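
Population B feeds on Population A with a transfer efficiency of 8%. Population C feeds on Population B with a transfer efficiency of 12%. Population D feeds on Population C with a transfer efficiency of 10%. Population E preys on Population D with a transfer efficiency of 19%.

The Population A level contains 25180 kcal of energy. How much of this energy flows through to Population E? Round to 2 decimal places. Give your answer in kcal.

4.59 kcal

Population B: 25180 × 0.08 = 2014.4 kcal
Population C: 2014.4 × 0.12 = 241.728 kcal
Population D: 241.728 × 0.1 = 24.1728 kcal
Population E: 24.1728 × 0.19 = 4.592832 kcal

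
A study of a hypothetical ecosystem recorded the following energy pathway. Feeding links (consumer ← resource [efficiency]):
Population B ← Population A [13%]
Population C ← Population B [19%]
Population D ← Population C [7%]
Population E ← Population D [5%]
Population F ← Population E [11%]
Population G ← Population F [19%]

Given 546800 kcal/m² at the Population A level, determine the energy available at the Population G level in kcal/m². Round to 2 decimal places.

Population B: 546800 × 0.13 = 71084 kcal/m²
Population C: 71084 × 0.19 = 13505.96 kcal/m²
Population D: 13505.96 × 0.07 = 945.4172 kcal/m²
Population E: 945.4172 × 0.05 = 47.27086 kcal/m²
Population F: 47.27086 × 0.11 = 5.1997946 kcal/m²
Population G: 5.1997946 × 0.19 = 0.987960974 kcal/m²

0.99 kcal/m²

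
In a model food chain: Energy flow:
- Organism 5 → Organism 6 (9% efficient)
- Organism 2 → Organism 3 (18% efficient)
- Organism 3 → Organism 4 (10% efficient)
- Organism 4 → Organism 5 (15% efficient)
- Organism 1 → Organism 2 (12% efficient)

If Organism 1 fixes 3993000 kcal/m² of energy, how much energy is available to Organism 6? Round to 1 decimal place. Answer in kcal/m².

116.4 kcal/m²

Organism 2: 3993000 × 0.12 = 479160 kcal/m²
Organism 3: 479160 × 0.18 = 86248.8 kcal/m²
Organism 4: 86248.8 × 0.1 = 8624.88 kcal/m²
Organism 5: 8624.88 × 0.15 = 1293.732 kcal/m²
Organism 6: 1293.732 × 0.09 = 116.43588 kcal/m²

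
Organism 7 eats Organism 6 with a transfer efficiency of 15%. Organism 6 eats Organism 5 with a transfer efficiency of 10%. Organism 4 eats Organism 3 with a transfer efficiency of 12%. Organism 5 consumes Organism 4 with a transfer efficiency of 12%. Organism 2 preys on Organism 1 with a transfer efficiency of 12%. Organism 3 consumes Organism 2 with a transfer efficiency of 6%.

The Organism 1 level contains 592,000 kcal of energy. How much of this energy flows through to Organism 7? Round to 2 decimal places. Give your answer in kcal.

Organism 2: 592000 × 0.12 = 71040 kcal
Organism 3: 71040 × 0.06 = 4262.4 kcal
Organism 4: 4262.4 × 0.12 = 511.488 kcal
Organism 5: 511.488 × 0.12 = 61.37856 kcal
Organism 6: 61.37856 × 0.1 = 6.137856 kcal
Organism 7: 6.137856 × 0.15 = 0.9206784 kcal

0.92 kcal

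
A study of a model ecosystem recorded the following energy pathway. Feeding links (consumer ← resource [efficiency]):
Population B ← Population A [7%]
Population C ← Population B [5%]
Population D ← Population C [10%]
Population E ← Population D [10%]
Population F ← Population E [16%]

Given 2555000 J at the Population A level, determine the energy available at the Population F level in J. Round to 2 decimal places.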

****

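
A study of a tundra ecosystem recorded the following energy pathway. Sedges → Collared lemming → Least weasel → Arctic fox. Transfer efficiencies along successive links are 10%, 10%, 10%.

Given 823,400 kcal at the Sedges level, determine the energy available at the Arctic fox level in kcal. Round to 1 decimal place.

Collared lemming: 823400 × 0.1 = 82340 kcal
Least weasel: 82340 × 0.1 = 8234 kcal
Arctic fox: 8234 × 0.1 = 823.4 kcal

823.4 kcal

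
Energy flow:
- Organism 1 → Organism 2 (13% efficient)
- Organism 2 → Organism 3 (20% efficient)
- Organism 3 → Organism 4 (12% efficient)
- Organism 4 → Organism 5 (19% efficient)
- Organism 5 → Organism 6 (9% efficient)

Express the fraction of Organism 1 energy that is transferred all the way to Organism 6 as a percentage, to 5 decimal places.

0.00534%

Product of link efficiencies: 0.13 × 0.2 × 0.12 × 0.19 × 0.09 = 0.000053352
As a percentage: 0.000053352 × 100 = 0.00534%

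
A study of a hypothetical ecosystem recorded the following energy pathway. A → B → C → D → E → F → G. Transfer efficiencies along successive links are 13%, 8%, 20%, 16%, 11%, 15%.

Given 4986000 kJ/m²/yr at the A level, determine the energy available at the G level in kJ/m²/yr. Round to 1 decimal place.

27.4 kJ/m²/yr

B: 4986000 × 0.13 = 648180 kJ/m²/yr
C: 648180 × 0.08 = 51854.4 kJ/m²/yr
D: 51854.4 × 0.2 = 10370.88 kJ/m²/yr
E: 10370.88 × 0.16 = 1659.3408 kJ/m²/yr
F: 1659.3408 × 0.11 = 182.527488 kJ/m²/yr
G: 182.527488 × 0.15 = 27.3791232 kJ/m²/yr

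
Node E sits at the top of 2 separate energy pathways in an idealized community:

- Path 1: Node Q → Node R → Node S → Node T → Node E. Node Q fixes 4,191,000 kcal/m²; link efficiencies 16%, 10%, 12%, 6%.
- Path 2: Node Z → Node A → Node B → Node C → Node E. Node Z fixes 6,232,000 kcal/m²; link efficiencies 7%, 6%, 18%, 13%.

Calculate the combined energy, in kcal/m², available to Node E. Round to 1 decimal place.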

****

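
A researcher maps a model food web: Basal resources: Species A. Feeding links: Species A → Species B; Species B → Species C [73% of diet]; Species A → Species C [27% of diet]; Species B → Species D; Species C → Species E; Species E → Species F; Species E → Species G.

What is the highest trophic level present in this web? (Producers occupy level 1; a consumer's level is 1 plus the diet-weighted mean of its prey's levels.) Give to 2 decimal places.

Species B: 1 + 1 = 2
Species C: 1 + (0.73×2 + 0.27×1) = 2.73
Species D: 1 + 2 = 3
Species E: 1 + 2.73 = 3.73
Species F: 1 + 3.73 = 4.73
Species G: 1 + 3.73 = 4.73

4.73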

****

Transcribe the lines above between the line holding "- Path 2: Node" and the line holding "Calculate the combined", inclusive, exactly as they stand and with nothing added.

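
- Path 2: Node Z → Node A → Node B → Node C → Node E. Node Z fixes 6,232,000 kcal/m²; link efficiencies 7%, 6%, 18%, 13%.

Calculate the combined energy, in kcal/m², available to Node E. Round to 1 decimal place.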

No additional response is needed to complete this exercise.